EXERCISE INPUT: Begin

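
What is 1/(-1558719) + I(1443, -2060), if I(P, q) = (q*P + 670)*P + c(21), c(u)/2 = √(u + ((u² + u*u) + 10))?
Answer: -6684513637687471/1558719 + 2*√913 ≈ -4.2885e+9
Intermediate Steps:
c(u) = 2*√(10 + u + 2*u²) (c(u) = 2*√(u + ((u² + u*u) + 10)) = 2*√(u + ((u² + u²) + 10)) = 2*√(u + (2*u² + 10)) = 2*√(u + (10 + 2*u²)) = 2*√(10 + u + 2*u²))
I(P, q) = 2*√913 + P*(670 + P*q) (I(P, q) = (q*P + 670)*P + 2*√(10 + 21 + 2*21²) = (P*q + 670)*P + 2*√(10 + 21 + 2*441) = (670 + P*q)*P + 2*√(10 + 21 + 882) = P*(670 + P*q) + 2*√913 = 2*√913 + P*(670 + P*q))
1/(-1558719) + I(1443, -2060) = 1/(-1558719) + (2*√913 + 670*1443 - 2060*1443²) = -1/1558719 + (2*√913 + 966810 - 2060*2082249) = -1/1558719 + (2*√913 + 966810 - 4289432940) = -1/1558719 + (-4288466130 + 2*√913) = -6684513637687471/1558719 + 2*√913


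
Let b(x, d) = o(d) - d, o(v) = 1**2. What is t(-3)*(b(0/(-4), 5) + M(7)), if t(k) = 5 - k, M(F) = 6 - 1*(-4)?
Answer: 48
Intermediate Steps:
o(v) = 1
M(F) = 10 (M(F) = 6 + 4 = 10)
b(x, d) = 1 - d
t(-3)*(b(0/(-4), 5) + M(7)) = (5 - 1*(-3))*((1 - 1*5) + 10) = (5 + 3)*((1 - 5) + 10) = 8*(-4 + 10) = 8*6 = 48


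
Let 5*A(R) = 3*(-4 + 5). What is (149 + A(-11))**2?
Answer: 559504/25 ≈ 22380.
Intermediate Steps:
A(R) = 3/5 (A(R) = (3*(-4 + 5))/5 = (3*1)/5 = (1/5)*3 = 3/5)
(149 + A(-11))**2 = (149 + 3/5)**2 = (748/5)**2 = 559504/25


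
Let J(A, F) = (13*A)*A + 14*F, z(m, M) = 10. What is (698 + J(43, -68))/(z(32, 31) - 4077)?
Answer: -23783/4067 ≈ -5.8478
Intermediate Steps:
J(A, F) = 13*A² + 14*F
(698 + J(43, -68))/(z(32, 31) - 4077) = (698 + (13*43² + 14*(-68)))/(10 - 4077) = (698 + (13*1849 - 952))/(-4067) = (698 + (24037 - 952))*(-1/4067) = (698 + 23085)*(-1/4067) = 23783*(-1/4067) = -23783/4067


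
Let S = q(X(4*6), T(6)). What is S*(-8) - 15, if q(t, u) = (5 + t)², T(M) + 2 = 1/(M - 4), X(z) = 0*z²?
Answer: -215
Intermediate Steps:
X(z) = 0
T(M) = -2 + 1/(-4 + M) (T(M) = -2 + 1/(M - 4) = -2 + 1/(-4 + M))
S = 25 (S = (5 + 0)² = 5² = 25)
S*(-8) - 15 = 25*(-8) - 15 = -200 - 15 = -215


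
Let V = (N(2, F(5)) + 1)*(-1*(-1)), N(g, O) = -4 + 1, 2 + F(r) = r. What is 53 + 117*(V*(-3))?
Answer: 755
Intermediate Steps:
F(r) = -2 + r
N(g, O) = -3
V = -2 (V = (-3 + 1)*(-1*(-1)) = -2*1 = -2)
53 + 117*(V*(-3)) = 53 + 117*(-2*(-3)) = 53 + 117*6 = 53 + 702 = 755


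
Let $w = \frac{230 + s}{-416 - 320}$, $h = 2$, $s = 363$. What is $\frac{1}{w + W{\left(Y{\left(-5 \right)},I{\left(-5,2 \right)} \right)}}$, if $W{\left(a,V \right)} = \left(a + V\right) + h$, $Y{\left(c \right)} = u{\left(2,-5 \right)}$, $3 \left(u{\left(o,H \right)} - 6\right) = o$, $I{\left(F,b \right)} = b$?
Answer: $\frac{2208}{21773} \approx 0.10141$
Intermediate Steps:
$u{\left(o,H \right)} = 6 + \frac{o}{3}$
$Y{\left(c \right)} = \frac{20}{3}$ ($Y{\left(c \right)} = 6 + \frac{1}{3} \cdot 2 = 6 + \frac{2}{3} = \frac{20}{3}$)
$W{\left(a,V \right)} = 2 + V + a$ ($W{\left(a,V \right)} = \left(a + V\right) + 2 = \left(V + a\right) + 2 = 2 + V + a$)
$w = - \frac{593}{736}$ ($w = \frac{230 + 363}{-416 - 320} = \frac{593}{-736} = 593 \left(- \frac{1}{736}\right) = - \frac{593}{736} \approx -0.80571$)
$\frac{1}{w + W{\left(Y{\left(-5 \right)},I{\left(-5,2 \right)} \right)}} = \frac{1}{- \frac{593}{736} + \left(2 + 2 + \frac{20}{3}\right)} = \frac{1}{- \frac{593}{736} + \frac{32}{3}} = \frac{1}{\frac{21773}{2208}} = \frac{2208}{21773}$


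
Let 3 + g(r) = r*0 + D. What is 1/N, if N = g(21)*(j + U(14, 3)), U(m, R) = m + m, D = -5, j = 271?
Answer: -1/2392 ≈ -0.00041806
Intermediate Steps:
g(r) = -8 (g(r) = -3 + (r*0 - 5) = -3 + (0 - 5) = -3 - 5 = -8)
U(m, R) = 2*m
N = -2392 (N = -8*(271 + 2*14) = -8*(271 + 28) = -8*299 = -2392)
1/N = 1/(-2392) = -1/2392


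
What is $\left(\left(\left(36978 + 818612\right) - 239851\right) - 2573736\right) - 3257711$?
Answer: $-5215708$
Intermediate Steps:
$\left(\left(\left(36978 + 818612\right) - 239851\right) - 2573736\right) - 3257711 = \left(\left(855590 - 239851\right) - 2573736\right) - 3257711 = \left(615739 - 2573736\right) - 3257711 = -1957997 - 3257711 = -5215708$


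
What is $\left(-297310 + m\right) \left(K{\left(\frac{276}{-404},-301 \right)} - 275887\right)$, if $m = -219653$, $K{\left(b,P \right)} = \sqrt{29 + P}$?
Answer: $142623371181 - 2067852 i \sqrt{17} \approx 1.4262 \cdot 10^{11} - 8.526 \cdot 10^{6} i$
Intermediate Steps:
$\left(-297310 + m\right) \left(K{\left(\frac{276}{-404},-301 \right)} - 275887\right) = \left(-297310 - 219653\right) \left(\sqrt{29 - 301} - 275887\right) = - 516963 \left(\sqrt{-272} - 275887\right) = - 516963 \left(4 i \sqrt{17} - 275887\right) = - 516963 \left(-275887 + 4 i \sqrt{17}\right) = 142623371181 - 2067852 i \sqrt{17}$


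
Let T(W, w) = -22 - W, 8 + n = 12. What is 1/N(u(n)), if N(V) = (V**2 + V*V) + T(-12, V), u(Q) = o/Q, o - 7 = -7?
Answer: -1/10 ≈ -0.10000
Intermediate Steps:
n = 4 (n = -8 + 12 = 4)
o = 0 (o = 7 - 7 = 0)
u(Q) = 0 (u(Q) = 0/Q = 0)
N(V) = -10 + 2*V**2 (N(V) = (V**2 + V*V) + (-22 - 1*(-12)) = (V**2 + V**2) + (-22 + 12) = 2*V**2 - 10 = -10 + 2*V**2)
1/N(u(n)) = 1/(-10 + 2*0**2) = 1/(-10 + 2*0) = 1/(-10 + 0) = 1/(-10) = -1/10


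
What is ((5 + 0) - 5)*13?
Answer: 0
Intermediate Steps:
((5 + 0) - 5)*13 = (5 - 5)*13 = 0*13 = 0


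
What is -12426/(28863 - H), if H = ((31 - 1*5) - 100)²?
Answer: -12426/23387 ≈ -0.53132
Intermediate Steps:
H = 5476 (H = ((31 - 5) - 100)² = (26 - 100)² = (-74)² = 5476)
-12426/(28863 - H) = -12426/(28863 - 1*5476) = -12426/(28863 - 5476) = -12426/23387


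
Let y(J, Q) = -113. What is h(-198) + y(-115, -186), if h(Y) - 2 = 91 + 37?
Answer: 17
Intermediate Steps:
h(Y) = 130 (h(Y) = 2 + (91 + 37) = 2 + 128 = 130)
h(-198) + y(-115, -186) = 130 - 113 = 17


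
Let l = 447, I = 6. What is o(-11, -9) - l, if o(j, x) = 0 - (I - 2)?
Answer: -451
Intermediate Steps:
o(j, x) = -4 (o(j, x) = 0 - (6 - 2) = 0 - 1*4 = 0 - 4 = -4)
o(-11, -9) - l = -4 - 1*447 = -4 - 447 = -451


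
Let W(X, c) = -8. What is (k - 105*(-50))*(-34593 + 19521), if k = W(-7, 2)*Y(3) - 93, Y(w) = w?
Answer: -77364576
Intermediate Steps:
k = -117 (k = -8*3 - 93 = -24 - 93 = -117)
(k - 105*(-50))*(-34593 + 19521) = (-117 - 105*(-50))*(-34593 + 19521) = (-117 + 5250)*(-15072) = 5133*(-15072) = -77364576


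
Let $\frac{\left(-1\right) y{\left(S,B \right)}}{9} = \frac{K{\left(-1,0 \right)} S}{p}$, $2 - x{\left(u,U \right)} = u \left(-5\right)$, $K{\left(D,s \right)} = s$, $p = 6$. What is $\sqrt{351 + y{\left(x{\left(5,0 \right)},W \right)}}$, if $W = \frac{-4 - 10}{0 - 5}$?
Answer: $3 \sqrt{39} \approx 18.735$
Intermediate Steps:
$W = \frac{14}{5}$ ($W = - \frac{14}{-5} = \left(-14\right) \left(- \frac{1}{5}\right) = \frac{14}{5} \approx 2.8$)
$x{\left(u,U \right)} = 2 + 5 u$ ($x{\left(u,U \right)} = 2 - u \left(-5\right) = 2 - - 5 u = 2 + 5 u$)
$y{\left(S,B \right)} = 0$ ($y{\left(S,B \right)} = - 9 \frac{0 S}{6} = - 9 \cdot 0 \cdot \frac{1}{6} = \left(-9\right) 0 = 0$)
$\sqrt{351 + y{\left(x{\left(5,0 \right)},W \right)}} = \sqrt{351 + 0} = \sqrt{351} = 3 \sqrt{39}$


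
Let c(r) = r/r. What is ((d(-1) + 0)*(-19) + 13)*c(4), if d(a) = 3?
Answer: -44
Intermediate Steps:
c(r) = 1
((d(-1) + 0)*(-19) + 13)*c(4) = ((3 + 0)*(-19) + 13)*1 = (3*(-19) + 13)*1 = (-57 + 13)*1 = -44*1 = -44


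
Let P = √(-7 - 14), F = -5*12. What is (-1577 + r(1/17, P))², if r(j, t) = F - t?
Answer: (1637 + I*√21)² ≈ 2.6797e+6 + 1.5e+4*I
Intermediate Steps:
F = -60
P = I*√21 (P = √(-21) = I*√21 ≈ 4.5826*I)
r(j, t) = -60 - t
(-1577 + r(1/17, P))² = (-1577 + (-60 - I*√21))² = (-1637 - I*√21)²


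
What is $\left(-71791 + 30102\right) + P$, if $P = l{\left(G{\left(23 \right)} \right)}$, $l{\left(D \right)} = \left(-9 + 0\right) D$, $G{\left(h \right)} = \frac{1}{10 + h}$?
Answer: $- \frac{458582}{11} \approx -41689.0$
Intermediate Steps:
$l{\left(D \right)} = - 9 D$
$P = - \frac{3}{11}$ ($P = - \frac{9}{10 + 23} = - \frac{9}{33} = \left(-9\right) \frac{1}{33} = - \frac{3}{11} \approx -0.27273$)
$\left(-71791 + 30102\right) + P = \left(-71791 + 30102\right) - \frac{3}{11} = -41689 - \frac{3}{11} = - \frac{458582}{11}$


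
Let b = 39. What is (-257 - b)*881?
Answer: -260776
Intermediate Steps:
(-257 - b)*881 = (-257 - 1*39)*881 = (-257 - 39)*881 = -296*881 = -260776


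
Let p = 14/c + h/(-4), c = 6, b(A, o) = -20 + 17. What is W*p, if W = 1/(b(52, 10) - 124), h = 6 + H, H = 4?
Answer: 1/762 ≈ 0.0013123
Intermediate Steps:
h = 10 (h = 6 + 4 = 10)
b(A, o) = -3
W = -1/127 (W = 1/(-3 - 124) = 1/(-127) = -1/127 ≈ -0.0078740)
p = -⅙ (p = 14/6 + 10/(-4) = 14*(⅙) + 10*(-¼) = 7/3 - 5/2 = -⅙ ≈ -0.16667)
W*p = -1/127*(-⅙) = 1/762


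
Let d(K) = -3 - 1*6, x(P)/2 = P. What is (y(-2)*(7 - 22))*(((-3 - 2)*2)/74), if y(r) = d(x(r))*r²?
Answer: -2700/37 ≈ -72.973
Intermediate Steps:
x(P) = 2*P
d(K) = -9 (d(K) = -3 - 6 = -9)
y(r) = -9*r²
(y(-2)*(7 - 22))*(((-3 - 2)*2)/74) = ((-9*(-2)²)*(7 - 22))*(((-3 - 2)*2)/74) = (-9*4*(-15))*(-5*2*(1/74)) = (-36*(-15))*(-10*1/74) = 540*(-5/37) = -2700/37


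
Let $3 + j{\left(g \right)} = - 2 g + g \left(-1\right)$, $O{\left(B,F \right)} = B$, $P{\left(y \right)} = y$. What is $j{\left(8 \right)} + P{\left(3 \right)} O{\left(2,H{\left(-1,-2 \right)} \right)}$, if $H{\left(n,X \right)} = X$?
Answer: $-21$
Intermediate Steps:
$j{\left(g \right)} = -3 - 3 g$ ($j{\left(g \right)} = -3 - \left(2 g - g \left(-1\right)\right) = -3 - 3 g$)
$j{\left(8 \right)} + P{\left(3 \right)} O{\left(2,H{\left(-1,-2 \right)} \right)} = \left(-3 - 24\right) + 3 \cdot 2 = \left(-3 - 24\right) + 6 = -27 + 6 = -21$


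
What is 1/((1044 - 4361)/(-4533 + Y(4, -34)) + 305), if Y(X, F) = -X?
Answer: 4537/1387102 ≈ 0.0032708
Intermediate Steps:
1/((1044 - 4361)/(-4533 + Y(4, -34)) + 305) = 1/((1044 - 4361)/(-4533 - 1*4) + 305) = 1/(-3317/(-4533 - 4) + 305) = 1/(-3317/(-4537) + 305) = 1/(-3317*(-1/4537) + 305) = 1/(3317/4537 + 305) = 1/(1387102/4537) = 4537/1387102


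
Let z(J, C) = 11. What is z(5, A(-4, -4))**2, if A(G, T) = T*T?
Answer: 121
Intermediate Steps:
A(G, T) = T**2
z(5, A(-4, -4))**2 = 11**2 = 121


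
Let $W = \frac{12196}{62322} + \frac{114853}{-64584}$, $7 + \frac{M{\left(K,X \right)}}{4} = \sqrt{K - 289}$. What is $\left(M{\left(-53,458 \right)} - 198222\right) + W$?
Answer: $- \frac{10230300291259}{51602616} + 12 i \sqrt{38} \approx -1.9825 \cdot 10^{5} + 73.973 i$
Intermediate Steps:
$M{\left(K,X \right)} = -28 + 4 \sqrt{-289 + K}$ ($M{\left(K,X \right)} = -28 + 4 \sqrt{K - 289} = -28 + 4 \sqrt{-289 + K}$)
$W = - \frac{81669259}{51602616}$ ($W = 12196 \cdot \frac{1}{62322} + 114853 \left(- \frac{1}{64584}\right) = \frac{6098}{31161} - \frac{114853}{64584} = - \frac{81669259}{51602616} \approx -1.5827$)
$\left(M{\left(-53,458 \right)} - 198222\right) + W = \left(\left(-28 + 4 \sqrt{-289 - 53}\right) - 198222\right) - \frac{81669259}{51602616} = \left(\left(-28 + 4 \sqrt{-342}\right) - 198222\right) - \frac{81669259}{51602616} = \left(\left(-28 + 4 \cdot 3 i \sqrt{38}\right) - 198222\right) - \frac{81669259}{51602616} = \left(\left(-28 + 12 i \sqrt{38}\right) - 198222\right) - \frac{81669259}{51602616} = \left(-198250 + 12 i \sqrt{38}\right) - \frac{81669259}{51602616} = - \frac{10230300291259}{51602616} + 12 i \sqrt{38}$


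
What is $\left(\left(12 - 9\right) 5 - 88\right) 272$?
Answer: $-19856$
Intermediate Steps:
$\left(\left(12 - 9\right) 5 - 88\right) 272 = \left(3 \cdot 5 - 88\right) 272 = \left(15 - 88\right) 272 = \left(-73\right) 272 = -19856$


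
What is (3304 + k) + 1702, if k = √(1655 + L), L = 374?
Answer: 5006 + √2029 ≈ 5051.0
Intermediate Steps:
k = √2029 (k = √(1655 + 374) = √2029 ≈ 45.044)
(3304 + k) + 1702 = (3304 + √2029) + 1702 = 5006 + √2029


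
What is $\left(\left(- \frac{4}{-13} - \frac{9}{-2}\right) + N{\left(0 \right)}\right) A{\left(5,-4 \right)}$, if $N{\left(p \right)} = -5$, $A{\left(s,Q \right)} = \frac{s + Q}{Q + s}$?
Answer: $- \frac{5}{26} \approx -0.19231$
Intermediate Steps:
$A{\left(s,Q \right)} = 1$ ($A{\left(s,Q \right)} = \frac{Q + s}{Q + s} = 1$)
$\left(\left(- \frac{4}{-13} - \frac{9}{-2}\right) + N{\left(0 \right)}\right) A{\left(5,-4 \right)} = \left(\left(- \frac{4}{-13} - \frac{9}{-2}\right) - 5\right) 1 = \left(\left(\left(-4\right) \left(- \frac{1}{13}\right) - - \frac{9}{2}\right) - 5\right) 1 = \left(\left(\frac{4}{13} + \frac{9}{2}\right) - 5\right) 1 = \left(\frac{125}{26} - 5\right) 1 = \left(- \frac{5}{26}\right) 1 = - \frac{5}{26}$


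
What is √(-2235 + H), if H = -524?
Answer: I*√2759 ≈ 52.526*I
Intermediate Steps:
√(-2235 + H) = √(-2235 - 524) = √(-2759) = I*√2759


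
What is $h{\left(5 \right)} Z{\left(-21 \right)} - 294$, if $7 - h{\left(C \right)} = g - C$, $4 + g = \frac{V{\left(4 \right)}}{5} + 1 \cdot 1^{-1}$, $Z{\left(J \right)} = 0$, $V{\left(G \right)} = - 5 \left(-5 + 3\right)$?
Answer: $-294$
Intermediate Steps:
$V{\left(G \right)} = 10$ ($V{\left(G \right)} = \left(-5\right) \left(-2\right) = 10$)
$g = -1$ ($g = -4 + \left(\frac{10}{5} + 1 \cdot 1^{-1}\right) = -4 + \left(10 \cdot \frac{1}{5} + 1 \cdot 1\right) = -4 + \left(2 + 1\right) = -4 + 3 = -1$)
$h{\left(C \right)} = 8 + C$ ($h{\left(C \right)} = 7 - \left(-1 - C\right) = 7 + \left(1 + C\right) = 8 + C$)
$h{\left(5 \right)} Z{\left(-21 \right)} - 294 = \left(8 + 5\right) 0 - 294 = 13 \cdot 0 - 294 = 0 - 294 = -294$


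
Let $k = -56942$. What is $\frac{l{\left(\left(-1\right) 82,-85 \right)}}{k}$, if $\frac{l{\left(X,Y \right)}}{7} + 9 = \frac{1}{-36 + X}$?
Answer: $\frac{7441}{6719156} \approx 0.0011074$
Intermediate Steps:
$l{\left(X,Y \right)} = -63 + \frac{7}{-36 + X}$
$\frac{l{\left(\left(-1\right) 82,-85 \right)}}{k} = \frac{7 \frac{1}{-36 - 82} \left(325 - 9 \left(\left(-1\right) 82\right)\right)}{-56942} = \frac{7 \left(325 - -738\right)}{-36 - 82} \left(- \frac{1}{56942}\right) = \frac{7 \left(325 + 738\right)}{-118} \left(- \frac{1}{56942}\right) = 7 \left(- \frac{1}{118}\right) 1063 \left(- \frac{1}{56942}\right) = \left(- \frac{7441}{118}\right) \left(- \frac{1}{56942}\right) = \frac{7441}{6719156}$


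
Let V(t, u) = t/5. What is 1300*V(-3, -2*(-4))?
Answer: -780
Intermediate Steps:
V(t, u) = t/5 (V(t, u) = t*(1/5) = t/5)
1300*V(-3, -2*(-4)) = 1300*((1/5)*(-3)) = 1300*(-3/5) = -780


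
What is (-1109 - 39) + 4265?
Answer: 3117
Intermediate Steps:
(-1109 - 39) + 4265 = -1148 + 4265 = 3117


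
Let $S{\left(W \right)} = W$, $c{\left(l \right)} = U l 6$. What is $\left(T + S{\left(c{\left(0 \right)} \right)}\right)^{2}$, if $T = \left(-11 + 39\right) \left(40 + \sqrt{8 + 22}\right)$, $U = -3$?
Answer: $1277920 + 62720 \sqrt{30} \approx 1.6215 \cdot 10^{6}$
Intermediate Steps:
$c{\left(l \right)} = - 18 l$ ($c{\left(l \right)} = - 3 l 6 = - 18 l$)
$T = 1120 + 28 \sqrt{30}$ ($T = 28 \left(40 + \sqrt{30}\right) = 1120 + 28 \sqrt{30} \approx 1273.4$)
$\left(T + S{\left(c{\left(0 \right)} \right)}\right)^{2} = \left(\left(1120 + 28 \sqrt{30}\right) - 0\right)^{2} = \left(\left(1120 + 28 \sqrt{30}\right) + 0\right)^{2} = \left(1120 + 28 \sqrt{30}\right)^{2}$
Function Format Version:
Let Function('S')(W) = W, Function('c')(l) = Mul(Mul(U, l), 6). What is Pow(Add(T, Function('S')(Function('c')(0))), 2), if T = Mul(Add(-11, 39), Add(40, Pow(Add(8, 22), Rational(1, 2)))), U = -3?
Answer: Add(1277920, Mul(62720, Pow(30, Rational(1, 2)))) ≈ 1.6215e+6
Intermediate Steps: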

EXERCISE INPUT: End

• DESCRIPTION OF THE TASK
Verbatim output is expected for the lines from the start of the data to the line in which "Answer: -23783/4067 ≈ -5.8478" appears, both included.

• EXERCISE ANSWER
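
What is 1/(-1558719) + I(1443, -2060), if I(P, q) = (q*P + 670)*P + c(21), c(u)/2 = √(u + ((u² + u*u) + 10))?
Answer: -6684513637687471/1558719 + 2*√913 ≈ -4.2885e+9
Intermediate Steps:
c(u) = 2*√(10 + u + 2*u²) (c(u) = 2*√(u + ((u² + u*u) + 10)) = 2*√(u + ((u² + u²) + 10)) = 2*√(u + (2*u² + 10)) = 2*√(u + (10 + 2*u²)) = 2*√(10 + u + 2*u²))
I(P, q) = 2*√913 + P*(670 + P*q) (I(P, q) = (q*P + 670)*P + 2*√(10 + 21 + 2*21²) = (P*q + 670)*P + 2*√(10 + 21 + 2*441) = (670 + P*q)*P + 2*√(10 + 21 + 882) = P*(670 + P*q) + 2*√913 = 2*√913 + P*(670 + P*q))
1/(-1558719) + I(1443, -2060) = 1/(-1558719) + (2*√913 + 670*1443 - 2060*1443²) = -1/1558719 + (2*√913 + 966810 - 2060*2082249) = -1/1558719 + (2*√913 + 966810 - 4289432940) = -1/1558719 + (-4288466130 + 2*√913) = -6684513637687471/1558719 + 2*√913


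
Let b(x, d) = o(d) - d, o(v) = 1**2. What is t(-3)*(b(0/(-4), 5) + M(7)), if t(k) = 5 - k, M(F) = 6 - 1*(-4)?
Answer: 48
Intermediate Steps:
o(v) = 1
M(F) = 10 (M(F) = 6 + 4 = 10)
b(x, d) = 1 - d
t(-3)*(b(0/(-4), 5) + M(7)) = (5 - 1*(-3))*((1 - 1*5) + 10) = (5 + 3)*((1 - 5) + 10) = 8*(-4 + 10) = 8*6 = 48


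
Let 5*A(R) = 3*(-4 + 5). What is (149 + A(-11))**2?
Answer: 559504/25 ≈ 22380.
Intermediate Steps:
A(R) = 3/5 (A(R) = (3*(-4 + 5))/5 = (3*1)/5 = (1/5)*3 = 3/5)
(149 + A(-11))**2 = (149 + 3/5)**2 = (748/5)**2 = 559504/25


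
Let J(A, F) = (13*A)*A + 14*F, z(m, M) = 10. What is (698 + J(43, -68))/(z(32, 31) - 4077)?
Answer: -23783/4067 ≈ -5.8478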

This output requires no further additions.